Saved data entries

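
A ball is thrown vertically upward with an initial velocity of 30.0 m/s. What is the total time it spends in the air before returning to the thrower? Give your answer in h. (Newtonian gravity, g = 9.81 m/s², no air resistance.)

t_total = 2 × v₀ / g = 2 × 30.0 / 9.81 = 6.11621 s
t_total = 6.11621 s / 3600.0 = 0.001699 h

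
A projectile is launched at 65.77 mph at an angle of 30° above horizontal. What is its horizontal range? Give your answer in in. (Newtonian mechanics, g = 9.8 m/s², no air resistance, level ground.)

v₀ = 65.77 mph × 0.44704 = 29.4018 m/s
R = v₀² × sin(2θ) / g = 29.4018² × sin(2 × 30°) / 9.8 = 864.466 × 0.866025 / 9.8 = 76.3928 m
R = 76.3928 m / 0.0254 = 3008 in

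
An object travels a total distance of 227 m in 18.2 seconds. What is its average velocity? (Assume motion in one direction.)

v_avg = Δd / Δt = 227 / 18.2 = 12.47 m/s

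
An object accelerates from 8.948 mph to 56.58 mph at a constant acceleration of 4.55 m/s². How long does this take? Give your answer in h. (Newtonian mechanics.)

v₀ = 8.948 mph × 0.44704 = 4.00011 m/s
v = 56.58 mph × 0.44704 = 25.2935 m/s
t = (v - v₀) / a = (25.2935 - 4.00011) / 4.55 = 4.67987 s
t = 4.67987 s / 3600.0 = 0.0013 h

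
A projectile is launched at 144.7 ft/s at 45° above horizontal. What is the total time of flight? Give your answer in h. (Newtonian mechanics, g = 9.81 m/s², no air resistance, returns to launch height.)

v₀ = 144.7 ft/s × 0.3048 = 44.1046 m/s
T = 2 × v₀ × sin(θ) / g = 2 × 44.1046 × sin(45°) / 9.81 = 2 × 44.1046 × 0.707107 / 9.81 = 6.35814 s
T = 6.35814 s / 3600.0 = 0.001766 h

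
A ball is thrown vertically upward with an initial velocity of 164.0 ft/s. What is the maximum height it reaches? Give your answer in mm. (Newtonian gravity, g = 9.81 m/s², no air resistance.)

v₀ = 164.0 ft/s × 0.3048 = 49.9872 m/s
h_max = v₀² / (2g) = 49.9872² / (2 × 9.81) = 2498.72 / 19.62 = 127.356 m
h_max = 127.356 m / 0.001 = 127400 mm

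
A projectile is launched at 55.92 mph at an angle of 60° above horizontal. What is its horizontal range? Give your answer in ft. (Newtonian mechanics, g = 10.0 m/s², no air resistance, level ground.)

v₀ = 55.92 mph × 0.44704 = 24.9985 m/s
R = v₀² × sin(2θ) / g = 24.9985² × sin(2 × 60°) / 10.0 = 624.925 × 0.866025 / 10.0 = 54.1201 m
R = 54.1201 m / 0.3048 = 177.6 ft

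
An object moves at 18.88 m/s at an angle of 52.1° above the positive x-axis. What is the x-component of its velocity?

vₓ = v cos(θ) = 18.88 × cos(52.1°) = 11.6 m/s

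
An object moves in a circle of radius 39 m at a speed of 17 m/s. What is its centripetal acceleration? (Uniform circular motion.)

a_c = v²/r = 17²/39 = 289/39 = 7.41 m/s²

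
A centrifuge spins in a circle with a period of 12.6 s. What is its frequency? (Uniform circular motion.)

f = 1/T = 1/12.6 = 0.0794 Hz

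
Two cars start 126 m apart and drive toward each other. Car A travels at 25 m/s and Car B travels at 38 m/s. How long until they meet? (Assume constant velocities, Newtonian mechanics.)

Combined speed: v_combined = 25 + 38 = 63 m/s
Time to meet: t = d/v_combined = 126/63 = 2.0 s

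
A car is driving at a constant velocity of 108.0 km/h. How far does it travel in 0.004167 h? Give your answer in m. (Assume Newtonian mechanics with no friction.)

v = 108.0 km/h × 0.2777777777777778 = 30.0 m/s
t = 0.004167 h × 3600.0 = 15.0012 s
d = v × t = 30.0 × 15.0012 = 450.0 m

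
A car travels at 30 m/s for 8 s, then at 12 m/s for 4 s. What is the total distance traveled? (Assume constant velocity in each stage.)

d₁ = v₁t₁ = 30 × 8 = 240 m
d₂ = v₂t₂ = 12 × 4 = 48 m
d_total = 240 + 48 = 288 m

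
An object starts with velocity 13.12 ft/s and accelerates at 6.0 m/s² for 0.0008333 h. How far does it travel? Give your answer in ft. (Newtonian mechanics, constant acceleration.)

v₀ = 13.12 ft/s × 0.3048 = 3.99898 m/s
t = 0.0008333 h × 3600.0 = 2.99988 s
d = v₀ × t + ½ × a × t² = 3.99898 × 2.99988 + 0.5 × 6.0 × 2.99988² = 38.9943 m
d = 38.9943 m / 0.3048 = 127.9 ft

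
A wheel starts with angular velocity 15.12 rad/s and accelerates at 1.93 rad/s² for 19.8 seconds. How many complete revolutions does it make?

θ = ω₀t + ½αt² = 15.12×19.8 + ½×1.93×19.8² = 677.6946 rad
Total revolutions = θ/(2π) = 677.6946/(2π) = 107.86
Complete revolutions = ⌊107.86⌋ = 107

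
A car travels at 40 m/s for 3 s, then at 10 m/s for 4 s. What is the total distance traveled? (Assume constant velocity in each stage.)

d₁ = v₁t₁ = 40 × 3 = 120 m
d₂ = v₂t₂ = 10 × 4 = 40 m
d_total = 120 + 40 = 160 m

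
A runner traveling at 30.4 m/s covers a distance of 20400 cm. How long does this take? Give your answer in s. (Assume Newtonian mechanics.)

d = 20400 cm × 0.01 = 204.0 m
t = d / v = 204.0 / 30.4 = 6.711 s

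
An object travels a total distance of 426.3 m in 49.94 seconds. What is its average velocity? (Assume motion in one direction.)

v_avg = Δd / Δt = 426.3 / 49.94 = 8.54 m/s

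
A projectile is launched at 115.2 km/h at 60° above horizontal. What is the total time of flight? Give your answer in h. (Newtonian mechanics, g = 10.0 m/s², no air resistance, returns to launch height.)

v₀ = 115.2 km/h × 0.2777777777777778 = 32.0 m/s
T = 2 × v₀ × sin(θ) / g = 2 × 32.0 × sin(60°) / 10.0 = 2 × 32.0 × 0.866025 / 10.0 = 5.54256 s
T = 5.54256 s / 3600.0 = 0.00154 h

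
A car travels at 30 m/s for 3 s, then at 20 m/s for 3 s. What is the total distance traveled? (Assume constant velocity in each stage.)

d₁ = v₁t₁ = 30 × 3 = 90 m
d₂ = v₂t₂ = 20 × 3 = 60 m
d_total = 90 + 60 = 150 m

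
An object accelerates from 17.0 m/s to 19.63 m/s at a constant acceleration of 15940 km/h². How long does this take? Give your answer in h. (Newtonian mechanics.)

a = 15940 km/h² × 7.716049382716049e-05 = 1.22994 m/s²
t = (v - v₀) / a = (19.63 - 17.0) / 1.22994 = 2.13832 s
t = 2.13832 s / 3600.0 = 0.000594 h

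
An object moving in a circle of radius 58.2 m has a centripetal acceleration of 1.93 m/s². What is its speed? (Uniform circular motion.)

v = √(a_c × r) = √(1.93 × 58.2) = 10.6 m/s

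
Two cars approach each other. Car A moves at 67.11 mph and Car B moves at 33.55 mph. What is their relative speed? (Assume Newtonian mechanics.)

v_rel = v_A + v_B = 67.11 + 33.55 = 100.66 mph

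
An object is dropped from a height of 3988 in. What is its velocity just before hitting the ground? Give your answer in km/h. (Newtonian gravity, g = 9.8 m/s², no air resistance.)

h = 3988 in × 0.0254 = 101.295 m
v = √(2gh) = √(2 × 9.8 × 101.295) = 44.5576 m/s
v = 44.5576 m/s / 0.2777777777777778 = 160.4 km/h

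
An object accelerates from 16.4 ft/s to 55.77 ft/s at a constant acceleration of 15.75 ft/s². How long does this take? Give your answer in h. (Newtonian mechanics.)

v₀ = 16.4 ft/s × 0.3048 = 4.99872 m/s
v = 55.77 ft/s × 0.3048 = 16.9987 m/s
a = 15.75 ft/s² × 0.3048 = 4.8006 m/s²
t = (v - v₀) / a = (16.9987 - 4.99872) / 4.8006 = 2.49968 s
t = 2.49968 s / 3600.0 = 0.0006944 h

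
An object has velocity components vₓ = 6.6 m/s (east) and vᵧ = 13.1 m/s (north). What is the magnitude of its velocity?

|v| = √(vₓ² + vᵧ²) = √(6.6² + 13.1²) = √(215.17) = 14.67 m/s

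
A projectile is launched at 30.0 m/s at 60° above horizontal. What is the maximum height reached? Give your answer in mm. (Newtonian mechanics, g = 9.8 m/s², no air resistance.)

H = v₀² × sin²(θ) / (2g) = 30.0² × sin(60°)² / (2 × 9.8) = 900.0 × 0.75 / 19.6 = 34.4388 m
H = 34.4388 m / 0.001 = 34440 mm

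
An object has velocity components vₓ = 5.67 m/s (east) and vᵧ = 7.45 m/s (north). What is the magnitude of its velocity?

|v| = √(vₓ² + vᵧ²) = √(5.67² + 7.45²) = √(87.6514) = 9.36 m/s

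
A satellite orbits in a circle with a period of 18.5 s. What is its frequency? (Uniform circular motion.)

f = 1/T = 1/18.5 = 0.0541 Hz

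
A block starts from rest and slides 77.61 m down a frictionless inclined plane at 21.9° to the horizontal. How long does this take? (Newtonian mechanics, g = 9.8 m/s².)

a = g sin(θ) = 9.8 × sin(21.9°) = 3.6553 m/s²
t = √(2d/a) = √(2 × 77.61 / 3.6553) = 6.52 s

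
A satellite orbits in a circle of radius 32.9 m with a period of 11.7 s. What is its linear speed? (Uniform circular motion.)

v = 2πr/T = 2π×32.9/11.7 = 17.67 m/s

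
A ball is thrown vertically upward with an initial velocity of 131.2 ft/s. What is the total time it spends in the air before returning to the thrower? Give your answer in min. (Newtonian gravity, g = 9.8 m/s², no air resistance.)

v₀ = 131.2 ft/s × 0.3048 = 39.9898 m/s
t_total = 2 × v₀ / g = 2 × 39.9898 / 9.8 = 8.16118 s
t_total = 8.16118 s / 60.0 = 0.136 min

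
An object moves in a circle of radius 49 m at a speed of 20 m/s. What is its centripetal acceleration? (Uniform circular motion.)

a_c = v²/r = 20²/49 = 400/49 = 8.16 m/s²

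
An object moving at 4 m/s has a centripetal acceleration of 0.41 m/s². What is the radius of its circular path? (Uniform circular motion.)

r = v²/a_c = 4²/0.41 = 39.02 m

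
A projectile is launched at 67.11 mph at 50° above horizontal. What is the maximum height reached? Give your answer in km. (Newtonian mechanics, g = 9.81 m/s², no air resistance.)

v₀ = 67.11 mph × 0.44704 = 30.0009 m/s
H = v₀² × sin²(θ) / (2g) = 30.0009² × sin(50°)² / (2 × 9.81) = 900.054 × 0.586824 / 19.62 = 26.9201 m
H = 26.9201 m / 1000.0 = 0.02692 km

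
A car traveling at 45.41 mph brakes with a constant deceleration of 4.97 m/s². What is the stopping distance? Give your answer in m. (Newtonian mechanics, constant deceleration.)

v₀ = 45.41 mph × 0.44704 = 20.3001 m/s
d = v₀² / (2a) = 20.3001² / (2 × 4.97) = 412.094 / 9.94 = 41.46 m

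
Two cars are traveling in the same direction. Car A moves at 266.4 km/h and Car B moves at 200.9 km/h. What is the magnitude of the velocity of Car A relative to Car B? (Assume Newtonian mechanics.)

v_rel = |v_A - v_B| = |266.4 - 200.9| = 65.5 km/h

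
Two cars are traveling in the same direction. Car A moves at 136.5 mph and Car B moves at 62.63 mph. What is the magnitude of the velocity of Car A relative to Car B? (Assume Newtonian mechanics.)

v_rel = |v_A - v_B| = |136.5 - 62.63| = 73.87 mph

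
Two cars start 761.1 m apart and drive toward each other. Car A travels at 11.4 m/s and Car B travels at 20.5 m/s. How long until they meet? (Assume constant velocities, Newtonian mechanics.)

Combined speed: v_combined = 11.4 + 20.5 = 31.9 m/s
Time to meet: t = d/v_combined = 761.1/31.9 = 23.86 s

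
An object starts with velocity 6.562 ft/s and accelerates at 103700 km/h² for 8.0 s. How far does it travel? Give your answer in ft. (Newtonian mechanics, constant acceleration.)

v₀ = 6.562 ft/s × 0.3048 = 2.0001 m/s
a = 103700 km/h² × 7.716049382716049e-05 = 8.00154 m/s²
d = v₀ × t + ½ × a × t² = 2.0001 × 8.0 + 0.5 × 8.00154 × 8.0² = 272.05 m
d = 272.05 m / 0.3048 = 892.6 ft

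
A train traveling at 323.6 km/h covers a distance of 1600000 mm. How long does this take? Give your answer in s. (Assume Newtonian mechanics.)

d = 1600000 mm × 0.001 = 1600.0 m
v = 323.6 km/h × 0.2777777777777778 = 89.8889 m/s
t = d / v = 1600.0 / 89.8889 = 17.8 s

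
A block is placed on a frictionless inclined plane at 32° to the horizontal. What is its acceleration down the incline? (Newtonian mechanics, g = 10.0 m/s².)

a = g sin(θ) = 10.0 × sin(32°) = 10.0 × 0.5299 = 5.3 m/s²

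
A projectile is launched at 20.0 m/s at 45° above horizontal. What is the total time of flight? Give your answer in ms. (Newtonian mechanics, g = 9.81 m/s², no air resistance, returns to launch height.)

T = 2 × v₀ × sin(θ) / g = 2 × 20.0 × sin(45°) / 9.81 = 2 × 20.0 × 0.707107 / 9.81 = 2.88321 s
T = 2.88321 s / 0.001 = 2883 ms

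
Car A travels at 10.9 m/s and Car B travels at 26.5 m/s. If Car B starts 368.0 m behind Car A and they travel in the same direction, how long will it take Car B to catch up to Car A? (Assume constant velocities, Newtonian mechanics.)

Relative speed: v_rel = 26.5 - 10.9 = 15.6 m/s
Time to catch: t = d₀/v_rel = 368.0/15.6 = 23.59 s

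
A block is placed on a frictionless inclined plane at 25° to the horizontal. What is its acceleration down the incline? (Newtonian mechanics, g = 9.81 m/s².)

a = g sin(θ) = 9.81 × sin(25°) = 9.81 × 0.4226 = 4.15 m/s²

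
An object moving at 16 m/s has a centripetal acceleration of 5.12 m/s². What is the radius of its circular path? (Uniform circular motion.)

r = v²/a_c = 16²/5.12 = 50.0 m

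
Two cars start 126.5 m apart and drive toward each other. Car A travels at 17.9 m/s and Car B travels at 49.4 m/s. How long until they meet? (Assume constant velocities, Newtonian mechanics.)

Combined speed: v_combined = 17.9 + 49.4 = 67.3 m/s
Time to meet: t = d/v_combined = 126.5/67.3 = 1.88 s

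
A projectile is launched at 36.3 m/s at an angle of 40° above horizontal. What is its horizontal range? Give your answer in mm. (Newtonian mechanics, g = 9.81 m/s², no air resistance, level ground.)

R = v₀² × sin(2θ) / g = 36.3² × sin(2 × 40°) / 9.81 = 1317.69 × 0.984808 / 9.81 = 132.28 m
R = 132.28 m / 0.001 = 132300 mm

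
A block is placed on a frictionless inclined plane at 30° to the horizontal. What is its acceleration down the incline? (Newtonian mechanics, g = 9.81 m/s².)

a = g sin(θ) = 9.81 × sin(30°) = 9.81 × 0.5 = 4.91 m/s²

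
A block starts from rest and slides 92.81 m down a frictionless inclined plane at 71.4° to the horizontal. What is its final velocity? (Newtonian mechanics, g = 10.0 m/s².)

a = g sin(θ) = 10.0 × sin(71.4°) = 9.4777 m/s²
v = √(2ad) = √(2 × 9.4777 × 92.81) = 41.94 m/s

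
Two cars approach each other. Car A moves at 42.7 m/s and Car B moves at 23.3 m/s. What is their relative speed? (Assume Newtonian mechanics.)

v_rel = v_A + v_B = 42.7 + 23.3 = 66.0 m/s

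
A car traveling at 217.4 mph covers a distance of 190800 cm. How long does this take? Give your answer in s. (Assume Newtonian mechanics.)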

What you will do
Only the lines from the one with "Two cars approach each other. Car A moves at 42.7" through the final line above belong in the answer, each retyped exactly.

Task result
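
Two cars approach each other. Car A moves at 42.7 m/s and Car B moves at 23.3 m/s. What is their relative speed? (Assume Newtonian mechanics.)

v_rel = v_A + v_B = 42.7 + 23.3 = 66.0 m/s

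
A car traveling at 217.4 mph covers a distance of 190800 cm. How long does this take? Give your answer in s. (Assume Newtonian mechanics.)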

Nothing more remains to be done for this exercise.